INPUT MATERIAL:
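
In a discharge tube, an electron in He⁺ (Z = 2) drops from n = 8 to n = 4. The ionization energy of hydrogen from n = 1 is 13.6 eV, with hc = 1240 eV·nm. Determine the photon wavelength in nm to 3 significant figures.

For Z = 2 the level energies scale as Z², so the effective Rydberg energy is 13.6 × 4 = 54.40 eV.
ΔE = 54.40 × (1/4² − 1/8²) = 54.40 × 0.04688 = 2.550 eV.
λ = hc/ΔE = 1240 / 2.550 = 486 nm.

486 nm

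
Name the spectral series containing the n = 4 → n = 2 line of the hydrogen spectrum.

The series is set by the lower level: n_f = 2 is the Balmer series.

Balmer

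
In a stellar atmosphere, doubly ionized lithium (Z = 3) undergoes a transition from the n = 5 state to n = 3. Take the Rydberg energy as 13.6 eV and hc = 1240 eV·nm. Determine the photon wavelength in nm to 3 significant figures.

For Z = 3 the level energies scale as Z², so the effective Rydberg energy is 13.6 × 9 = 122.4 eV.
ΔE = 122.4 × (1/3² − 1/5²) = 122.4 × 0.07111 = 8.704 eV.
λ = hc/ΔE = 1240 / 8.704 = 142 nm.

142 nm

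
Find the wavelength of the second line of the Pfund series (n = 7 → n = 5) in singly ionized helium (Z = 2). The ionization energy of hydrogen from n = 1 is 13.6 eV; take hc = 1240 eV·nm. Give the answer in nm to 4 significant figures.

The Pfund series terminates on n_f = 5; the second line has n_i = 5+2 = 7.
ΔE = 54.40 × (1/5² − 1/7²) = 1.066 eV.
λ = 1240 / 1.066 = 1163 nm.

1163 nm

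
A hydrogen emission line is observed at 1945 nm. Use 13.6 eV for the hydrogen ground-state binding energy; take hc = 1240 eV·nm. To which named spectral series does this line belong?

ΔE = 1240/1945 = 0.6375 eV.
This matches 13.6 × (1/4² − 1/8²), so n_f = 4: the Brackett series.

Brackett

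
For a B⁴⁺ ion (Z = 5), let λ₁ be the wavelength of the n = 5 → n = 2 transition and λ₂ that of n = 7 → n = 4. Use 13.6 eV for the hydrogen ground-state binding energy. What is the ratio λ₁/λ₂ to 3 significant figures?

λ ∝ 1/ΔE ∝ 1/(1/n_f² − 1/n_i²), and the Z² and hc factors cancel in the ratio.
λ₁/λ₂ = (1/4² − 1/7²)/(1/2² − 1/5²) = 0.04209/0.2100 = 0.200.

0.200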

ACTIVITY:
Exactly as written, transcribe every line shown above.

TASK ANSWER:
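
In a discharge tube, an electron in He⁺ (Z = 2) drops from n = 8 to n = 4. The ionization energy of hydrogen from n = 1 is 13.6 eV, with hc = 1240 eV·nm. Determine the photon wavelength in nm to 3 significant figures.

For Z = 2 the level energies scale as Z², so the effective Rydberg energy is 13.6 × 4 = 54.40 eV.
ΔE = 54.40 × (1/4² − 1/8²) = 54.40 × 0.04688 = 2.550 eV.
λ = hc/ΔE = 1240 / 2.550 = 486 nm.

486 nm

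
Name the spectral series containing the n = 4 → n = 2 line of the hydrogen spectrum.

The series is set by the lower level: n_f = 2 is the Balmer series.

Balmer

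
In a stellar atmosphere, doubly ionized lithium (Z = 3) undergoes a transition from the n = 5 state to n = 3. Take the Rydberg energy as 13.6 eV and hc = 1240 eV·nm. Determine the photon wavelength in nm to 3 significant figures.

For Z = 3 the level energies scale as Z², so the effective Rydberg energy is 13.6 × 9 = 122.4 eV.
ΔE = 122.4 × (1/3² − 1/5²) = 122.4 × 0.07111 = 8.704 eV.
λ = hc/ΔE = 1240 / 8.704 = 142 nm.

142 nm

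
Find the wavelength of the second line of the Pfund series (n = 7 → n = 5) in singly ionized helium (Z = 2). The ionization energy of hydrogen from n = 1 is 13.6 eV; take hc = 1240 eV·nm. Give the answer in nm to 4 significant figures.

The Pfund series terminates on n_f = 5; the second line has n_i = 5+2 = 7.
ΔE = 54.40 × (1/5² − 1/7²) = 1.066 eV.
λ = 1240 / 1.066 = 1163 nm.

1163 nm

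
A hydrogen emission line is observed at 1945 nm. Use 13.6 eV for the hydrogen ground-state binding energy; take hc = 1240 eV·nm. To which named spectral series does this line belong?

ΔE = 1240/1945 = 0.6375 eV.
This matches 13.6 × (1/4² − 1/8²), so n_f = 4: the Brackett series.

Brackett

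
For a B⁴⁺ ion (Z = 5), let λ₁ be the wavelength of the n = 5 → n = 2 transition and λ₂ that of n = 7 → n = 4. Use 13.6 eV for the hydrogen ground-state binding energy. What is the ratio λ₁/λ₂ to 3 significant figures?

λ ∝ 1/ΔE ∝ 1/(1/n_f² − 1/n_i²), and the Z² and hc factors cancel in the ratio.
λ₁/λ₂ = (1/4² − 1/7²)/(1/2² − 1/5²) = 0.04209/0.2100 = 0.200.

0.200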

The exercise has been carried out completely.